**What the exercise asks**.
Reproduce each entry below exactly, without omitting any.
────
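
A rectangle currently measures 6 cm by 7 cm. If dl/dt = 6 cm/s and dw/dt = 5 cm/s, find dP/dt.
22 cm/s

P = 2(l + w)
dP/dt = 2(dl/dt + dw/dt) = 2(6 + 5) = 22 cm/s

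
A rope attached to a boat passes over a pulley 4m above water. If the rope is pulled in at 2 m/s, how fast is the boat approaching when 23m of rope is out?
46√57/171 ≈ 2.031 m/s

rope² = x² + 4²
x = √(23² - 4²) = 3√57
dx/dt = (rope/x) · d(rope)/dt = (23/(3√57)) · (-2) = -46√57/171 m/s
The boat approaches at 46√57/171 ≈ 2.031 m/s.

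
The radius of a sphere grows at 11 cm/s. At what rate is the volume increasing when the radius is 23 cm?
23276π cm³/s

V = (4/3)πr³
dV/dt = dV/dr · dr/dt = 4πr² · 11
At r = 23: dV/dt = 23276π cm³/s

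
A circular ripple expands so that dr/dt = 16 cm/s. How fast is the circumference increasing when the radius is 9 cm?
32π cm/s

C = 2πr
dC/dt = 2π · dr/dt = 2π · 16 = 32π cm/s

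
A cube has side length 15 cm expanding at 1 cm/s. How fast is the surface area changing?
180 cm²/s

A = 6s²
dA/dt = 12s · ds/dt = 12·15·1 = 180 cm²/s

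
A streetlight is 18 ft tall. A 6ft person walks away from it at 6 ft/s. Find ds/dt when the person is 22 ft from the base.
3 ft/s

By similar triangles: 18/(x+s) = 6/s
Solving: s = 6x/12
ds/dt = 6/12 · dx/dt = 1/2 · 6 = 3 ft/s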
────
**Exercise response**.
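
A rectangle currently measures 6 cm by 7 cm. If dl/dt = 6 cm/s and dw/dt = 5 cm/s, find dP/dt.
22 cm/s

P = 2(l + w)
dP/dt = 2(dl/dt + dw/dt) = 2(6 + 5) = 22 cm/s

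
A rope attached to a boat passes over a pulley 4m above water. If the rope is pulled in at 2 m/s, how fast is the boat approaching when 23m of rope is out?
46√57/171 ≈ 2.031 m/s

rope² = x² + 4²
x = √(23² - 4²) = 3√57
dx/dt = (rope/x) · d(rope)/dt = (23/(3√57)) · (-2) = -46√57/171 m/s
The boat approaches at 46√57/171 ≈ 2.031 m/s.

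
The radius of a sphere grows at 11 cm/s. At what rate is the volume increasing when the radius is 23 cm?
23276π cm³/s

V = (4/3)πr³
dV/dt = dV/dr · dr/dt = 4πr² · 11
At r = 23: dV/dt = 23276π cm³/s

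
A circular ripple expands so that dr/dt = 16 cm/s. How fast is the circumference increasing when the radius is 9 cm?
32π cm/s

C = 2πr
dC/dt = 2π · dr/dt = 2π · 16 = 32π cm/s

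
A cube has side length 15 cm expanding at 1 cm/s. How fast is the surface area changing?
180 cm²/s

A = 6s²
dA/dt = 12s · ds/dt = 12·15·1 = 180 cm²/s

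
A streetlight is 18 ft tall. A 6ft person walks away from it at 6 ft/s. Find ds/dt when the person is 22 ft from the base.
3 ft/s

By similar triangles: 18/(x+s) = 6/s
Solving: s = 6x/12
ds/dt = 6/12 · dx/dt = 1/2 · 6 = 3 ft/s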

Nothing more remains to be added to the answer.